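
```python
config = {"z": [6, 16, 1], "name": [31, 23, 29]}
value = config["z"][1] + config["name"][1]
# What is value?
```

Trace:
`config = {"z": [6, 16, 1], "name": [31, 23, 29]}` → config = {'z': [6, 16, 1], 'name': [31, 23, 29]}
`value = config["z"][1] + config["name"][1]` → value = 39
So value = 39

Answer: 39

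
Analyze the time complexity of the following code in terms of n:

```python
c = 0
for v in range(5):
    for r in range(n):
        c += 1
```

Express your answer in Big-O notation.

Each loop level contributes: 1 × n. Multiplying the contributions gives O(n).

Answer: O(n)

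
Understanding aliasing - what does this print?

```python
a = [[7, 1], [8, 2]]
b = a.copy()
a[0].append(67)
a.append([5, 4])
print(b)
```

Key concept: shallow copy with nested lists.
Step by step:
`a = [[7, 1], [8, 2]]` → a = [[7, 1], [8, 2]]
`b = a.copy()` → b = [[7, 1], [8, 2]]
`a[0].append(67)` → a = [[7, 1, 67], [8, 2]]; b = [[7, 1, 67], [8, 2]]
`a.append([5, 4])` → a = [[7, 1, 67], [8, 2], [5, 4]]
`print(b)` → prints [[7, 1, 67], [8, 2]]

Answer: [[7, 1, 67], [8, 2]]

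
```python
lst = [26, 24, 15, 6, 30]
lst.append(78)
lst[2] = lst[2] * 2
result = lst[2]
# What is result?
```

Trace:
`lst = [26, 24, 15, 6, 30]` → lst = [26, 24, 15, 6, 30]
`lst.append(78)` → lst = [26, 24, 15, 6, 30, 78]
`lst[2] = lst[2] * 2` → lst = [26, 24, 30, 6, 30, 78]
`result = lst[2]` → result = 30
So result = 30

Answer: 30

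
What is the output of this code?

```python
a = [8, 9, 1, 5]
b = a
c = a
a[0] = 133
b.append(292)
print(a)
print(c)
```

Key concept: multiple aliases.
Step by step:
`a = [8, 9, 1, 5]` → a = [8, 9, 1, 5]
`b = a` → b = [8, 9, 1, 5] (same object as a)
`c = a` → c = [8, 9, 1, 5] (same object as a, b)
`a[0] = 133` → a = [133, 9, 1, 5] (same object as b, c); b = [133, 9, 1, 5] (same object as a, c); c = [133, 9, 1, 5] (same object as a, b)
`b.append(292)` → a = [133, 9, 1, 5, 292] (same object as b, c); b = [133, 9, 1, 5, 292] (same object as a, c); c = [133, 9, 1, 5, 292] (same object as a, b)
`print(a)` → prints [133, 9, 1, 5, 292]
`print(c)` → prints [133, 9, 1, 5, 292]

Answer:
[133, 9, 1, 5, 292]
[133, 9, 1, 5, 292]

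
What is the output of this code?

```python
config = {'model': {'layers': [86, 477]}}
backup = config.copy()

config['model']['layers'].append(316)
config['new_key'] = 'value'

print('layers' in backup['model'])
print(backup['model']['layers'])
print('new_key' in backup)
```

Key concept: shallow copy gotcha with nested dict.
Step by step:
`config = {'model': {'layers': [86, 477]}}` → config = {'model': {'layers': [86, 477]}}
`backup = config.copy()` → backup = {'model': {'layers': [86, 477]}}
`config['model']['layers'].append(316)` → config = {'model': {'layers': [86, 477, 316]}}; backup = {'model': {'layers': [86, 477, 316]}}
`config['new_key'] = 'value'` → config = {'model': {'layers': [86, 477, 316]}, 'new_key': 'value'}
`print('layers' in backup['model'])` → prints True
`print(backup['model']['layers'])` → prints [86, 477, 316]
`print('new_key' in backup)` → prints False

Answer:
True
[86, 477, 316]
False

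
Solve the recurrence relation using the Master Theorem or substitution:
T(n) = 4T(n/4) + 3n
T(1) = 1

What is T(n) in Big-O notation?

By Master Theorem: a=4, b=4, f(n)=3n. Since log_4(4) = 1 and f(n) = Θ(n^1), Case 2 applies. T(n) = O(n log n).

Answer: O(n log n)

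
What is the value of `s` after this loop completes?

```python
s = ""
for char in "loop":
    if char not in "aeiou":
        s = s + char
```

Remove vowels from 'loop'
`s` takes the values: "" → "l" → "lp"

Answer: "lp"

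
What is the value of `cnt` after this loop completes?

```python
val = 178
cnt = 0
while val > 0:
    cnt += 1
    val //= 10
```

Count digits by repeated division by 10
`cnt` takes the values: 0 → 1 → 2 → 3

Answer: 3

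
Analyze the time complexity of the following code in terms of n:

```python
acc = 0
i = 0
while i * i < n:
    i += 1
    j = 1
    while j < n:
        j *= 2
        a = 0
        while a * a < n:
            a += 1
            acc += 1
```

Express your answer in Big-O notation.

Each loop level contributes: √n × log n × √n. Multiplying the contributions gives O(n log n).

Answer: O(n log n)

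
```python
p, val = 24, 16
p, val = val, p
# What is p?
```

Trace:
`p, val = 24, 16` → p = 24; val = 16
`p, val = val, p` → p = 16; val = 24
So p = 16

Answer: 16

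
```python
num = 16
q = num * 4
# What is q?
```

Trace:
`num = 16` → num = 16
`q = num * 4` → q = 64
So q = 64

Answer: 64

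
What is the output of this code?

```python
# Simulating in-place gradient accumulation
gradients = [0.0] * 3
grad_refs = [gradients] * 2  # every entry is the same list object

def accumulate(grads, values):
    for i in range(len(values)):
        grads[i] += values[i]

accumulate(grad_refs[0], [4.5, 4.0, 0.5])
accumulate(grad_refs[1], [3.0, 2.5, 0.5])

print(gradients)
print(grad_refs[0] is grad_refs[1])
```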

------------------------

▶ [WHAT THE TASK REQUIRES]: Write out each record again, keeping every word as it is.

▶ [RESPONSE TO THIS EXERCISE]:
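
```python
config = {"z": [6, 16, 1], "name": [31, 23, 29]}
value = config["z"][1] + config["name"][1]
# What is value?
```

Trace:
`config = {"z": [6, 16, 1], "name": [31, 23, 29]}` → config = {'z': [6, 16, 1], 'name': [31, 23, 29]}
`value = config["z"][1] + config["name"][1]` → value = 39
So value = 39

Answer: 39

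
Analyze the time complexity of the following code in terms of n:

```python
c = 0
for v in range(5):
    for r in range(n):
        c += 1
```

Express your answer in Big-O notation.

Each loop level contributes: 1 × n. Multiplying the contributions gives O(n).

Answer: O(n)

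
Understanding aliasing - what does this print?

```python
a = [[7, 1], [8, 2]]
b = a.copy()
a[0].append(67)
a.append([5, 4])
print(b)
```

Key concept: shallow copy with nested lists.
Step by step:
`a = [[7, 1], [8, 2]]` → a = [[7, 1], [8, 2]]
`b = a.copy()` → b = [[7, 1], [8, 2]]
`a[0].append(67)` → a = [[7, 1, 67], [8, 2]]; b = [[7, 1, 67], [8, 2]]
`a.append([5, 4])` → a = [[7, 1, 67], [8, 2], [5, 4]]
`print(b)` → prints [[7, 1, 67], [8, 2]]

Answer: [[7, 1, 67], [8, 2]]

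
```python
lst = [26, 24, 15, 6, 30]
lst.append(78)
lst[2] = lst[2] * 2
result = lst[2]
# What is result?
```

Trace:
`lst = [26, 24, 15, 6, 30]` → lst = [26, 24, 15, 6, 30]
`lst.append(78)` → lst = [26, 24, 15, 6, 30, 78]
`lst[2] = lst[2] * 2` → lst = [26, 24, 30, 6, 30, 78]
`result = lst[2]` → result = 30
So result = 30

Answer: 30

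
What is the output of this code?

```python
a = [8, 9, 1, 5]
b = a
c = a
a[0] = 133
b.append(292)
print(a)
print(c)
```

Key concept: multiple aliases.
Step by step:
`a = [8, 9, 1, 5]` → a = [8, 9, 1, 5]
`b = a` → b = [8, 9, 1, 5] (same object as a)
`c = a` → c = [8, 9, 1, 5] (same object as a, b)
`a[0] = 133` → a = [133, 9, 1, 5] (same object as b, c); b = [133, 9, 1, 5] (same object as a, c); c = [133, 9, 1, 5] (same object as a, b)
`b.append(292)` → a = [133, 9, 1, 5, 292] (same object as b, c); b = [133, 9, 1, 5, 292] (same object as a, c); c = [133, 9, 1, 5, 292] (same object as a, b)
`print(a)` → prints [133, 9, 1, 5, 292]
`print(c)` → prints [133, 9, 1, 5, 292]

Answer:
[133, 9, 1, 5, 292]
[133, 9, 1, 5, 292]

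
What is the output of this code?

```python
config = {'model': {'layers': [86, 477]}}
backup = config.copy()

config['model']['layers'].append(316)
config['new_key'] = 'value'

print('layers' in backup['model'])
print(backup['model']['layers'])
print('new_key' in backup)
```

Key concept: shallow copy gotcha with nested dict.
Step by step:
`config = {'model': {'layers': [86, 477]}}` → config = {'model': {'layers': [86, 477]}}
`backup = config.copy()` → backup = {'model': {'layers': [86, 477]}}
`config['model']['layers'].append(316)` → config = {'model': {'layers': [86, 477, 316]}}; backup = {'model': {'layers': [86, 477, 316]}}
`config['new_key'] = 'value'` → config = {'model': {'layers': [86, 477, 316]}, 'new_key': 'value'}
`print('layers' in backup['model'])` → prints True
`print(backup['model']['layers'])` → prints [86, 477, 316]
`print('new_key' in backup)` → prints False

Answer:
True
[86, 477, 316]
False

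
Solve the recurrence relation using the Master Theorem or substitution:
T(n) = 4T(n/4) + 3n
T(1) = 1

What is T(n) in Big-O notation?

By Master Theorem: a=4, b=4, f(n)=3n. Since log_4(4) = 1 and f(n) = Θ(n^1), Case 2 applies. T(n) = O(n log n).

Answer: O(n log n)

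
What is the value of `s` after this loop completes?

```python
s = ""
for char in "loop":
    if char not in "aeiou":
        s = s + char
```

Remove vowels from 'loop'
`s` takes the values: "" → "l" → "lp"

Answer: "lp"

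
What is the value of `cnt` after this loop completes?

```python
val = 178
cnt = 0
while val > 0:
    cnt += 1
    val //= 10
```

Count digits by repeated division by 10
`cnt` takes the values: 0 → 1 → 2 → 3

Answer: 3

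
Analyze the time complexity of the following code in terms of n:

```python
acc = 0
i = 0
while i * i < n:
    i += 1
    j = 1
    while j < n:
        j *= 2
        a = 0
        while a * a < n:
            a += 1
            acc += 1
```

Express your answer in Big-O notation.

Each loop level contributes: √n × log n × √n. Multiplying the contributions gives O(n log n).

Answer: O(n log n)

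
```python
p, val = 24, 16
p, val = val, p
# What is p?
```

Trace:
`p, val = 24, 16` → p = 24; val = 16
`p, val = val, p` → p = 16; val = 24
So p = 16

Answer: 16

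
```python
num = 16
q = num * 4
# What is q?
```

Trace:
`num = 16` → num = 16
`q = num * 4` → q = 64
So q = 64

Answer: 64

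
What is the output of this code?

```python
# Simulating in-place gradient accumulation
gradients = [0.0] * 3
grad_refs = [gradients] * 2  # every entry is the same list object

def accumulate(grads, values):
    for i in range(len(values)):
        grads[i] += values[i]

accumulate(grad_refs[0], [4.5, 4.0, 0.5])
accumulate(grad_refs[1], [3.0, 2.5, 0.5])

print(gradients)
print(grad_refs[0] is grad_refs[1])
```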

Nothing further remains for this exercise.